• _Provided material_
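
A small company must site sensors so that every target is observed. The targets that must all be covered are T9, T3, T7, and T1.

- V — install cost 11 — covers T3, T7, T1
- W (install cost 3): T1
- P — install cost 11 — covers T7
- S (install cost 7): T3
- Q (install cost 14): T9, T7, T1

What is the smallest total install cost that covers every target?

21

This is a weighted set-cover instance.
The greedy cost-per-new-target heuristic would pick W, V, and Q for 28, but a cheaper cover exists.
Choose S and Q: together they cover T9, T3, T7, T1 — every target.
Total install cost: 7 + 14 = 21.
No cover costs less than 21.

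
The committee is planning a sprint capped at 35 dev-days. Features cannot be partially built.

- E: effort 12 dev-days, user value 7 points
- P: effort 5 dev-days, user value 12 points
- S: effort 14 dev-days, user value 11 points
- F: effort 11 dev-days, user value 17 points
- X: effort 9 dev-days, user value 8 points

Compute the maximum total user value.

Treat it as a binary knapsack problem.
Allowing fractional choices, the relaxed optimum would be about 44.9, but features are indivisible.
P + S + F: effort 5 + 14 + 11 = 30 ≤ 35, user value 12 + 11 + 17 = 40.
P + F + X: effort 5 + 11 + 9 = 25 ≤ 35, user value 12 + 17 + 8 = 37.
Best is P, S, and F with total user value 40.

40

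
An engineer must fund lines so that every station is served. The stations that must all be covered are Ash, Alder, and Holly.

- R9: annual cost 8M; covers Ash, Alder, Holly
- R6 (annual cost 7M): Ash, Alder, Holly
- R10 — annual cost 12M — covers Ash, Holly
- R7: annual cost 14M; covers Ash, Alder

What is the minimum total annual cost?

7

R6 alone covers Ash, Alder, Holly — every station.
Total annual cost: 7.
No cover costs less than 7.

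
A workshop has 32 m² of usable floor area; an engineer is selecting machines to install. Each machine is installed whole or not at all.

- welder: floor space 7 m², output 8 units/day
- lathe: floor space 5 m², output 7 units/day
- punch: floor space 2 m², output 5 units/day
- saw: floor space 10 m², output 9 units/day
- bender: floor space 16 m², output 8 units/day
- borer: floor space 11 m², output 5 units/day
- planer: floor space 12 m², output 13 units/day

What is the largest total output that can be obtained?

Treat it as a binary knapsack problem.
Take welder, punch, saw, and planer: floor space 7 + 2 + 10 + 12 = 31 ≤ 32, output 8 + 5 + 9 + 13 = 35.
No other feasible combination does better.

35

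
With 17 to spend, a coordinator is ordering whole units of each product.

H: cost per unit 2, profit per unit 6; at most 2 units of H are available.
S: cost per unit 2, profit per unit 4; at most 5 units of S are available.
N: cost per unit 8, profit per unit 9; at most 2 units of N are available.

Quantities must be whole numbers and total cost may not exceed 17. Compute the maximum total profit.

2×H and 5×S: cost 14 ≤ 17, profit 2·6 + 5·4 = 32.
2×H, 2×S, and 1×N: cost 16 ≤ 17, profit 2·6 + 2·4 + 1·9 = 29.
Best is 32.

32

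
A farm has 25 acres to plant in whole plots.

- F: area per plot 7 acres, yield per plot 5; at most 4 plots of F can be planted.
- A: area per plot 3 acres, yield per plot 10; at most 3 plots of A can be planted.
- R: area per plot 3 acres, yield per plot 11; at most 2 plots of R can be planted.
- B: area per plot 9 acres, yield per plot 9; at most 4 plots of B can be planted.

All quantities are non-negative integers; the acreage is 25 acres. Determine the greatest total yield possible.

61

R has the best ratio (11/3); taking only R gives at most 2×11 = 22 (stopped by the supply cap of 2).
Mixing does better — 3×A, 2×R, and 1×B: area 24 ≤ 25, yield 3·10 + 2·11 + 1·9 = 61.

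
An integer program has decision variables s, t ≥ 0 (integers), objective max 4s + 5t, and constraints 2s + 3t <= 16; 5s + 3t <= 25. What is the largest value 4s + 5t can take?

28

(s,t)=(2,4): 2·2+3·4=16≤16, 5·2+3·4=22≤25, objective 28.
(s,t)=(3,3): 2·3+3·3=15≤16, 5·3+3·3=24≤25, objective 27.
The best lattice point is (2,4), giving 28.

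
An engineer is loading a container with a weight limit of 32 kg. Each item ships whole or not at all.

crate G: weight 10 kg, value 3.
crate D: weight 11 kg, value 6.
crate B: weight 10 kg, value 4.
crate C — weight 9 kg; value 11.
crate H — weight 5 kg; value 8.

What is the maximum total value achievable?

25

This is an integer program with binary decision variables.
crate G + crate C + crate H: weight 10 + 9 + 5 = 24 ≤ 32, value 3 + 11 + 8 = 22.
crate B + crate C + crate H: weight 10 + 9 + 5 = 24 ≤ 32, value 4 + 11 + 8 = 23.
crate D + crate C + crate H: weight 11 + 9 + 5 = 25 ≤ 32, value 6 + 11 + 8 = 25.
Best is crate D, crate C, and crate H with total value 25.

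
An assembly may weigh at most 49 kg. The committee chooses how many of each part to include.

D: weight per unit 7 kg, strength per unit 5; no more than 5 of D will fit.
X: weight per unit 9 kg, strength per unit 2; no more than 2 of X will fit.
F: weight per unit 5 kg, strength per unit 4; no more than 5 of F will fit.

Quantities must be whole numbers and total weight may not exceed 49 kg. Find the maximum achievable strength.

36

Take 4×D and 4×F: weight 48 ≤ 49, strength 4·5 + 4·4 = 36.
No other integer combination yields more.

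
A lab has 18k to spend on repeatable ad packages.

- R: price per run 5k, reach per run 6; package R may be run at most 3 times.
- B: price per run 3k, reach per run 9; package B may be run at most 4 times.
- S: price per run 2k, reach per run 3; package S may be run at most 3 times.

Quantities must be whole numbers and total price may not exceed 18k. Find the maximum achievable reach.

45

4×B and 3×S: price 18 ≤ 18, reach 4·9 + 3·3 = 45.
4×B and 2×S: price 16 ≤ 18, reach 4·9 + 2·3 = 42.
Best is 45.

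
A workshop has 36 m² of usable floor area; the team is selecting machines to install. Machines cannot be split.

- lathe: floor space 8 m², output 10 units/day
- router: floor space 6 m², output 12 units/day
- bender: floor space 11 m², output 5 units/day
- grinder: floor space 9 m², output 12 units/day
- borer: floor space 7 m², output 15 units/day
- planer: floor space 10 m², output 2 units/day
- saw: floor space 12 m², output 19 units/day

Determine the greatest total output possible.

Take router, grinder, borer, and saw: floor space 6 + 9 + 7 + 12 = 34 ≤ 36, output 12 + 12 + 15 + 19 = 58.
No other feasible combination does better.

58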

• _Required work_
All of the entries above need to be reproduced verbatim.

• _Response below_
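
A small company must site sensors so that every target is observed. The targets that must all be covered are T9, T3, T7, and T1.

- V — install cost 11 — covers T3, T7, T1
- W (install cost 3): T1
- P — install cost 11 — covers T7
- S (install cost 7): T3
- Q (install cost 14): T9, T7, T1

What is the smallest total install cost that covers every target?

21

This is a weighted set-cover instance.
The greedy cost-per-new-target heuristic would pick W, V, and Q for 28, but a cheaper cover exists.
Choose S and Q: together they cover T9, T3, T7, T1 — every target.
Total install cost: 7 + 14 = 21.
No cover costs less than 21.

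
The committee is planning a sprint capped at 35 dev-days. Features cannot be partially built.

- E: effort 12 dev-days, user value 7 points
- P: effort 5 dev-days, user value 12 points
- S: effort 14 dev-days, user value 11 points
- F: effort 11 dev-days, user value 17 points
- X: effort 9 dev-days, user value 8 points

Compute the maximum total user value.

Treat it as a binary knapsack problem.
Allowing fractional choices, the relaxed optimum would be about 44.9, but features are indivisible.
P + S + F: effort 5 + 14 + 11 = 30 ≤ 35, user value 12 + 11 + 17 = 40.
P + F + X: effort 5 + 11 + 9 = 25 ≤ 35, user value 12 + 17 + 8 = 37.
Best is P, S, and F with total user value 40.

40

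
An engineer must fund lines so that every station is served. The stations that must all be covered are Ash, Alder, and Holly.

- R9: annual cost 8M; covers Ash, Alder, Holly
- R6 (annual cost 7M): Ash, Alder, Holly
- R10 — annual cost 12M — covers Ash, Holly
- R7: annual cost 14M; covers Ash, Alder

What is the minimum total annual cost?

7

R6 alone covers Ash, Alder, Holly — every station.
Total annual cost: 7.
No cover costs less than 7.

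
A workshop has 32 m² of usable floor area; an engineer is selecting machines to install. Each machine is installed whole or not at all.

- welder: floor space 7 m², output 8 units/day
- lathe: floor space 5 m², output 7 units/day
- punch: floor space 2 m², output 5 units/day
- saw: floor space 10 m², output 9 units/day
- bender: floor space 16 m², output 8 units/day
- borer: floor space 11 m², output 5 units/day
- planer: floor space 12 m², output 13 units/day

What is the largest total output that can be obtained?

Treat it as a binary knapsack problem.
Take welder, punch, saw, and planer: floor space 7 + 2 + 10 + 12 = 31 ≤ 32, output 8 + 5 + 9 + 13 = 35.
No other feasible combination does better.

35

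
With 17 to spend, a coordinator is ordering whole units of each product.

H: cost per unit 2, profit per unit 6; at most 2 units of H are available.
S: cost per unit 2, profit per unit 4; at most 5 units of S are available.
N: cost per unit 8, profit per unit 9; at most 2 units of N are available.

Quantities must be whole numbers and total cost may not exceed 17. Compute the maximum total profit.

2×H and 5×S: cost 14 ≤ 17, profit 2·6 + 5·4 = 32.
2×H, 2×S, and 1×N: cost 16 ≤ 17, profit 2·6 + 2·4 + 1·9 = 29.
Best is 32.

32

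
A farm has 25 acres to plant in whole plots.

- F: area per plot 7 acres, yield per plot 5; at most 4 plots of F can be planted.
- A: area per plot 3 acres, yield per plot 10; at most 3 plots of A can be planted.
- R: area per plot 3 acres, yield per plot 11; at most 2 plots of R can be planted.
- B: area per plot 9 acres, yield per plot 9; at most 4 plots of B can be planted.

All quantities are non-negative integers; the acreage is 25 acres. Determine the greatest total yield possible.

61

R has the best ratio (11/3); taking only R gives at most 2×11 = 22 (stopped by the supply cap of 2).
Mixing does better — 3×A, 2×R, and 1×B: area 24 ≤ 25, yield 3·10 + 2·11 + 1·9 = 61.

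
An integer program has decision variables s, t ≥ 0 (integers), objective max 4s + 5t, and constraints 2s + 3t <= 16; 5s + 3t <= 25. What is the largest value 4s + 5t can take?

28

(s,t)=(2,4): 2·2+3·4=16≤16, 5·2+3·4=22≤25, objective 28.
(s,t)=(3,3): 2·3+3·3=15≤16, 5·3+3·3=24≤25, objective 27.
The best lattice point is (2,4), giving 28.

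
An engineer is loading a container with a weight limit of 32 kg. Each item ships whole or not at all.

crate G: weight 10 kg, value 3.
crate D: weight 11 kg, value 6.
crate B: weight 10 kg, value 4.
crate C — weight 9 kg; value 11.
crate H — weight 5 kg; value 8.

What is the maximum total value achievable?

25

This is an integer program with binary decision variables.
crate G + crate C + crate H: weight 10 + 9 + 5 = 24 ≤ 32, value 3 + 11 + 8 = 22.
crate B + crate C + crate H: weight 10 + 9 + 5 = 24 ≤ 32, value 4 + 11 + 8 = 23.
crate D + crate C + crate H: weight 11 + 9 + 5 = 25 ≤ 32, value 6 + 11 + 8 = 25.
Best is crate D, crate C, and crate H with total value 25.

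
An assembly may weigh at most 49 kg. The committee chooses how many of each part to include.

D: weight per unit 7 kg, strength per unit 5; no more than 5 of D will fit.
X: weight per unit 9 kg, strength per unit 2; no more than 2 of X will fit.
F: weight per unit 5 kg, strength per unit 4; no more than 5 of F will fit.

Quantities must be whole numbers and total weight may not exceed 49 kg. Find the maximum achievable strength.

36

Take 4×D and 4×F: weight 48 ≤ 49, strength 4·5 + 4·4 = 36.
No other integer combination yields more.

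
A lab has 18k to spend on repeatable ad packages.

- R: price per run 5k, reach per run 6; package R may be run at most 3 times.
- B: price per run 3k, reach per run 9; package B may be run at most 4 times.
- S: price per run 2k, reach per run 3; package S may be run at most 3 times.

Quantities must be whole numbers and total price may not exceed 18k. Find the maximum achievable reach.

45

4×B and 3×S: price 18 ≤ 18, reach 4·9 + 3·3 = 45.
4×B and 2×S: price 16 ≤ 18, reach 4·9 + 2·3 = 42.
Best is 45.

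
A workshop has 36 m² of usable floor area; the team is selecting machines to install. Machines cannot be split.

- lathe: floor space 8 m², output 10 units/day
- router: floor space 6 m², output 12 units/day
- bender: floor space 11 m², output 5 units/day
- grinder: floor space 9 m², output 12 units/day
- borer: floor space 7 m², output 15 units/day
- planer: floor space 10 m², output 2 units/day
- saw: floor space 12 m², output 19 units/day

Determine the greatest total output possible.

Take router, grinder, borer, and saw: floor space 6 + 9 + 7 + 12 = 34 ≤ 36, output 12 + 12 + 15 + 19 = 58.
No other feasible combination does better.

58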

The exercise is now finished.